(Records from a dataset)
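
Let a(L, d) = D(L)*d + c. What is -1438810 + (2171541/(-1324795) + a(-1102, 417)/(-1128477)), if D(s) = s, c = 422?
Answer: -2151023781076605167/1495000687215 ≈ -1.4388e+6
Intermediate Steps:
a(L, d) = 422 + L*d (a(L, d) = L*d + 422 = 422 + L*d)
-1438810 + (2171541/(-1324795) + a(-1102, 417)/(-1128477)) = -1438810 + (2171541/(-1324795) + (422 - 1102*417)/(-1128477)) = -1438810 + (2171541*(-1/1324795) + (422 - 459534)*(-1/1128477)) = -1438810 + (-2171541/1324795 - 459112*(-1/1128477)) = -1438810 + (-2171541/1324795 + 459112/1128477) = -1438810 - 1842304791017/1495000687215 = -2151023781076605167/1495000687215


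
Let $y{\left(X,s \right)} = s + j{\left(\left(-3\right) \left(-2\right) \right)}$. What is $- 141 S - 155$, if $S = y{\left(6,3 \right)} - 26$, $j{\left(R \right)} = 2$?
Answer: $2806$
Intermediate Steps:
$y{\left(X,s \right)} = 2 + s$ ($y{\left(X,s \right)} = s + 2 = 2 + s$)
$S = -21$ ($S = \left(2 + 3\right) - 26 = 5 - 26 = -21$)
$- 141 S - 155 = \left(-141\right) \left(-21\right) - 155 = 2961 - 155 = 2806$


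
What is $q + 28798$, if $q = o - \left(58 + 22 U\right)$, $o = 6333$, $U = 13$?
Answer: $34787$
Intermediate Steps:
$q = 5989$ ($q = 6333 - 344 = 5989$)
$q + 28798 = 5989 + 28798 = 34787$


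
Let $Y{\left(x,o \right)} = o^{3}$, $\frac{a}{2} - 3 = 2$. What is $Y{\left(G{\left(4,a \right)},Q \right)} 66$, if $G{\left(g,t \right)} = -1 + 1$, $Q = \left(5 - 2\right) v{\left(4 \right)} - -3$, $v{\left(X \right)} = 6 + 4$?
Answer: $2371842$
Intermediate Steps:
$v{\left(X \right)} = 10$
$Q = 33$ ($Q = \left(5 - 2\right) 10 - -3 = 3 \cdot 10 + 3 = 30 + 3 = 33$)
$a = 10$ ($a = 6 + 2 \cdot 2 = 6 + 4 = 10$)
$G{\left(g,t \right)} = 0$
$Y{\left(G{\left(4,a \right)},Q \right)} 66 = 33^{3} \cdot 66 = 35937 \cdot 66 = 2371842$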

__Assignment__
Read through the data above. Report each line that has the word "What".

__Answer to the exercise__
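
Let a(L, d) = D(L)*d + c. What is -1438810 + (2171541/(-1324795) + a(-1102, 417)/(-1128477)), if D(s) = s, c = 422?
Let $y{\left(X,s \right)} = s + j{\left(\left(-3\right) \left(-2\right) \right)}$. What is $- 141 S - 155$, if $S = y{\left(6,3 \right)} - 26$, $j{\left(R \right)} = 2$?
What is $q + 28798$, if $q = o - \left(58 + 22 U\right)$, $o = 6333$, $U = 13$?
Let $Y{\left(x,o \right)} = o^{3}$, $\frac{a}{2} - 3 = 2$. What is $Y{\left(G{\left(4,a \right)},Q \right)} 66$, if $G{\left(g,t \right)} = -1 + 1$, $Q = \left(5 - 2\right) v{\left(4 \right)} - -3$, $v{\left(X \right)} = 6 + 4$?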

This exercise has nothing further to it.